• **TASK STATEMENT**: The reply has to contain each record exactly as written.

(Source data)
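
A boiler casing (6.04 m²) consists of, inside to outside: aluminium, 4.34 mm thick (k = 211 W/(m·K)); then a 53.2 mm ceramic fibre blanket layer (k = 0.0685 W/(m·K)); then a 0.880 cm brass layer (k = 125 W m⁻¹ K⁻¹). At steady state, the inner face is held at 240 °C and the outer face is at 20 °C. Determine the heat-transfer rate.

Treat each layer as a resistance in series:
  R_aluminium = L/(kA) = 0.00434/(211·6.04) = 3.405×10^-6 K/W
  R_ceramic fibre blanket = L/(kA) = 0.0532/(0.0685·6.04) = 0.1286 K/W
  R_brass = L/(kA) = 0.00880/(125·6.04) = 1.166×10^-5 K/W
ΣR = 3.405×10^-6 + 0.1286 + 1.166×10^-5 = 0.1286 K/W
Q = ΔT/ΣR = (240 °C − 20 °C)/0.1286 = 1710 W

Q = 1710 W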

• **EXERCISE ANSWER**:
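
A boiler casing (6.04 m²) consists of, inside to outside: aluminium, 4.34 mm thick (k = 211 W/(m·K)); then a 53.2 mm ceramic fibre blanket layer (k = 0.0685 W/(m·K)); then a 0.880 cm brass layer (k = 125 W m⁻¹ K⁻¹). At steady state, the inner face is held at 240 °C and the outer face is at 20 °C. Determine the heat-transfer rate.

Treat each layer as a resistance in series:
  R_aluminium = L/(kA) = 0.00434/(211·6.04) = 3.405×10^-6 K/W
  R_ceramic fibre blanket = L/(kA) = 0.0532/(0.0685·6.04) = 0.1286 K/W
  R_brass = L/(kA) = 0.00880/(125·6.04) = 1.166×10^-5 K/W
ΣR = 3.405×10^-6 + 0.1286 + 1.166×10^-5 = 0.1286 K/W
Q = ΔT/ΣR = (240 °C − 20 °C)/0.1286 = 1710 W

Q = 1710 W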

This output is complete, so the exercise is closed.